Your objective:
The line that holds "Liquid nitrogen squirts" marks the start. Return it and each following line through the end of the data, unchanged.

Collected data:
# # # # # # #
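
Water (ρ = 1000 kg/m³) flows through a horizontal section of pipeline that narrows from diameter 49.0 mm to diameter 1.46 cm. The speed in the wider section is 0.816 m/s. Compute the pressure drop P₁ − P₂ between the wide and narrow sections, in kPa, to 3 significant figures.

ΔP ≈ 41.9 kPa

Mass conservation (A₁v₁ = A₂v₂) gives v₂ = 0.816 × 18.9/1.67 = 9.19 m/s.
Along the horizontal streamline, P + ½ρv² is constant.
P₁ − P₂ = ½·1000·(9.19² − 0.816²) = ½·1000·83.8 = 41900 Pa.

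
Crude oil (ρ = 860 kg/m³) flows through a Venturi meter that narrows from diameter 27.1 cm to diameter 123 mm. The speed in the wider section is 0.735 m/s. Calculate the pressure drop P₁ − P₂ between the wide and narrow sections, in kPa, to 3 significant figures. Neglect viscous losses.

Mass conservation (A₁v₁ = A₂v₂) gives v₂ = 0.735 × 577/119 = 3.57 m/s.
The pipe is horizontal, so Bernoulli reduces to P₁ + ½ρv₁² = P₂ + ½ρv₂².
P₁ − P₂ = ½·860·(3.57² − 0.735²) = ½·860·12.2 = 5240 Pa.

ΔP ≈ 5.24 kPa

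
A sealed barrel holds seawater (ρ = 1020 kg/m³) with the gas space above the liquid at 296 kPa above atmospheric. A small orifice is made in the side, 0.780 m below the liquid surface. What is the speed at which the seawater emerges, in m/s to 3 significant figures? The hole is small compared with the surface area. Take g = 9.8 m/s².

Take point 1 at the surface (v₁ ≈ 0) and point 2 at the hole (at atmospheric pressure). Bernoulli: P₁ + ρg h = P_atm + ½ρv₂².
With P₁ − P_atm = 296000 Pa, v₂ = √(2gh + 2ΔP/ρ) = √(2·9.8·0.780 + 2·296000/1020) = 24.4 m/s.

v ≈ 24.4 m/s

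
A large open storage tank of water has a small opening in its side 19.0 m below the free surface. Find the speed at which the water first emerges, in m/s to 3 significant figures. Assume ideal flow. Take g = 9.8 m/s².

With the surface at rest and both surface and jet at atmospheric pressure, Bernoulli gives ρg h = ½ρv², so v = √(2gh) = √(2·9.8·19.0) = 19.3 m/s.

19.3 m/s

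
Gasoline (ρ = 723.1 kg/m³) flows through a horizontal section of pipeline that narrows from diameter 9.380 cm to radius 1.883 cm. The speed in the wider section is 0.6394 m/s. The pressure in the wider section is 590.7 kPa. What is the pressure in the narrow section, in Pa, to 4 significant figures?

P₂ ≈ 585200 Pa

Continuity gives A₁v₁ = A₂v₂, so v₂ = (69.10 cm²)/(11.14 cm²) × 0.6394 m/s = 3.967 m/s.
Along the horizontal streamline, P + ½ρv² is constant.
P₂ = P₁ − ½ρ(v₂² − v₁²) = 590700 − ½·723.1·(3.967² − 0.6394²) = 590700 − 5541 = 585200 Pa.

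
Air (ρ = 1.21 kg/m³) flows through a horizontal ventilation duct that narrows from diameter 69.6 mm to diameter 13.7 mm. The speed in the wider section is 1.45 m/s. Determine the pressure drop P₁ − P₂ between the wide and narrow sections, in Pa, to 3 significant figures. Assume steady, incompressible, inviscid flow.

Continuity gives A₁v₁ = A₂v₂, so v₂ = (38.0 cm²)/(1.47 cm²) × 1.45 m/s = 37.4 m/s.
Along the horizontal streamline, P + ½ρv² is constant.
P₁ − P₂ = ½·1.21·(37.4² − 1.45²) = ½·1.21·1400 = 846 Pa.

ΔP = 846 Pa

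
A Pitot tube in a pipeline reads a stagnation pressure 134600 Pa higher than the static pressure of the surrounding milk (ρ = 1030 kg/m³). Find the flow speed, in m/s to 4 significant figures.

16.17 m/s

The dynamic pressure equals the rise in static pressure at the stagnation point: ΔP = ½ρv².
v = √(2ΔP/ρ) = √(2·134600/1030) = 16.17 m/s.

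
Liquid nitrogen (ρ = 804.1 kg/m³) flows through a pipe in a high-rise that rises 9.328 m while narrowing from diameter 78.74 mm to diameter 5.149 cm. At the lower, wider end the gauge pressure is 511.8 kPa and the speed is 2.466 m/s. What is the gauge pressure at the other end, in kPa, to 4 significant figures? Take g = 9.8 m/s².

The volume flow rate is constant, so v₂ = (A₁/A₂)v₁ = (48.69/20.82)·2.466 = 5.767 m/s.
Applying Bernoulli between the two ends and solving for P₂: P₂ = P₁ + ½ρ(v₁² − v₂²) − ρgΔh.
P₂ = 511800 + ½·804.1·(2.466² − 5.767²) − 804.1·9.8·(+9.328) = 511800 + (-10930) − (73510) = 427400 Pa.

P₂ = 427.4 kPa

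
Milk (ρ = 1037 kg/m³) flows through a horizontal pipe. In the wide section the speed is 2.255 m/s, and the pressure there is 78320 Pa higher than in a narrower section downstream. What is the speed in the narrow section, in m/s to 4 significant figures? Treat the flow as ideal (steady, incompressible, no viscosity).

12.50 m/s

Along the level pipe P + ½ρv² is conserved, hence v₂² = v₁² + 2(P₁ − P₂)/ρ.
v₂ = √(2.255² + 2·78320/1037) = √(5.085 + 151.1) = 12.50 m/s.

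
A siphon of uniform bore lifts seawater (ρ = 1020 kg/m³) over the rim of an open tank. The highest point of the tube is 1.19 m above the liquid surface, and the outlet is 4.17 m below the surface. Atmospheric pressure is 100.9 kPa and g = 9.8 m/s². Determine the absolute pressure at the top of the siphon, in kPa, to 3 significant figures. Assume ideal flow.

From the surface to the outlet (both open to atmosphere, surface at rest): v = √(2g·h_out) = √(2·9.8·4.17) = 9.04 m/s.
Continuity keeps v the same throughout the tube; from surface to crest, P_atm + 0 = P_top + ½ρv² + ρg·h_top.
P_top = 100900 − ½·1020·9.04² − 1020·9.8·1.19 = 47300 Pa.

47.3 kPa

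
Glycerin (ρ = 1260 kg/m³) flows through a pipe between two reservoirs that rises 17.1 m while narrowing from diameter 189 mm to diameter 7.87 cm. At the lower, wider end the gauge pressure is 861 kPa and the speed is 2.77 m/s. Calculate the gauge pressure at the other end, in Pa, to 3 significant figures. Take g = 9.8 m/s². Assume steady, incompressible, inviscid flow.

494000 Pa

Mass conservation (A₁v₁ = A₂v₂) gives v₂ = 2.77 × 281/48.6 = 16.0 m/s.
Energy conservation along the streamline gives P₂ = P₁ − ½ρ(v₂² − v₁²) − ρg(h₂ − h₁).
P₂ = 861000 + ½·1260·(2.77² − 16.0²) − 1260·9.8·(+17.1) = 861000 + (-156000) − (211000) = 494000 Pa.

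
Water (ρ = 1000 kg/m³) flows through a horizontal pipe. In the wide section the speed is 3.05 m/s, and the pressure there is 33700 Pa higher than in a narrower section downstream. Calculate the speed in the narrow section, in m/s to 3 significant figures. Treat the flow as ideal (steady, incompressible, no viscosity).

v₂ ≈ 8.76 m/s

Along the level pipe P + ½ρv² is conserved, hence v₂² = v₁² + 2(P₁ − P₂)/ρ.
v₂ = √(3.05² + 2·33700/1000) = √(9.30 + 67.4) = 8.76 m/s.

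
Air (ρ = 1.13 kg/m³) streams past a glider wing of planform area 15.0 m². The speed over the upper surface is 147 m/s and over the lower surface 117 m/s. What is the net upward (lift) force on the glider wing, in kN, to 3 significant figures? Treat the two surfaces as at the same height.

The faster flow above has the lower pressure; Bernoulli (same height) gives ΔP = ½ρ(v_up² − v_low²).
ΔP = ½·1.13·(147² − 117²) = 4470 Pa.
Lift = ΔP · A = 4470 × 15.0 = 67100 N.

67.1 kN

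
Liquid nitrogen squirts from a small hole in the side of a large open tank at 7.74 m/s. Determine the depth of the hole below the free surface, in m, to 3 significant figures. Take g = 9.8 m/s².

Torricelli: v = √(2gh), so h = v²/(2g).
h = 7.74²/(2·9.8) = 59.9/19.60 = 3.06 m.

h ≈ 3.06 m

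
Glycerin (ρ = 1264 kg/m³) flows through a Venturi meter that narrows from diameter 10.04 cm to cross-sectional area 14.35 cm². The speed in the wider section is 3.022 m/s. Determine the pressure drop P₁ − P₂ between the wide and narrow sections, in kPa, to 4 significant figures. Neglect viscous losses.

Mass conservation (A₁v₁ = A₂v₂) gives v₂ = 3.022 × 79.17/14.35 = 16.67 m/s.
With no height change, Bernoulli's equation is P₁ + ½ρv₁² = P₂ + ½ρv₂².
P₁ − P₂ = ½·1264·(16.67² − 3.022²) = ½·1264·268.8 = 169900 Pa.

169.9 kPa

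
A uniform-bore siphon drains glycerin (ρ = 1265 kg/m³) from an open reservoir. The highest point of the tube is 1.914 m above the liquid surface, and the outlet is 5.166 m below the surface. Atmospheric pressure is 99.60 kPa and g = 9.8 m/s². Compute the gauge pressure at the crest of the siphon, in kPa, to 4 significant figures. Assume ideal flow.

The outlet speed comes from Torricelli: v = √(2g·5.166) = 10.06 m/s.
The bore is uniform, so the speed at the crest is the same v. Bernoulli surface→crest: P_atm = P_top + ½ρv² + ρg·h_top.
P_top = 99600 − ½·1265·10.06² − 1265·9.8·1.914 = 11830 Pa. So P_gauge = P_top − P_atm = -87770 Pa.

P_gauge ≈ -87.77 kPa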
# # # # # # #
Exercise answer:
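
Liquid nitrogen squirts from a small hole in the side of a large open tank at 7.74 m/s. Determine the depth of the hole below the free surface, in m, to 3 significant figures. Take g = 9.8 m/s².

Torricelli: v = √(2gh), so h = v²/(2g).
h = 7.74²/(2·9.8) = 59.9/19.60 = 3.06 m.

h ≈ 3.06 m

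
Glycerin (ρ = 1264 kg/m³) flows through a Venturi meter that narrows from diameter 10.04 cm to cross-sectional area 14.35 cm². The speed in the wider section is 3.022 m/s. Determine the pressure drop P₁ − P₂ between the wide and narrow sections, in kPa, to 4 significant figures. Neglect viscous losses.

Mass conservation (A₁v₁ = A₂v₂) gives v₂ = 3.022 × 79.17/14.35 = 16.67 m/s.
With no height change, Bernoulli's equation is P₁ + ½ρv₁² = P₂ + ½ρv₂².
P₁ − P₂ = ½·1264·(16.67² − 3.022²) = ½·1264·268.8 = 169900 Pa.

169.9 kPa

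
A uniform-bore siphon drains glycerin (ρ = 1265 kg/m³) from an open reservoir. The highest point of the tube is 1.914 m above the liquid surface, and the outlet is 5.166 m below the surface. Atmospheric pressure is 99.60 kPa and g = 9.8 m/s². Compute the gauge pressure at the crest of the siphon, in kPa, to 4 significant figures. Assume ideal flow.

The outlet speed comes from Torricelli: v = √(2g·5.166) = 10.06 m/s.
The bore is uniform, so the speed at the crest is the same v. Bernoulli surface→crest: P_atm = P_top + ½ρv² + ρg·h_top.
P_top = 99600 − ½·1265·10.06² − 1265·9.8·1.914 = 11830 Pa. So P_gauge = P_top − P_atm = -87770 Pa.

P_gauge ≈ -87.77 kPa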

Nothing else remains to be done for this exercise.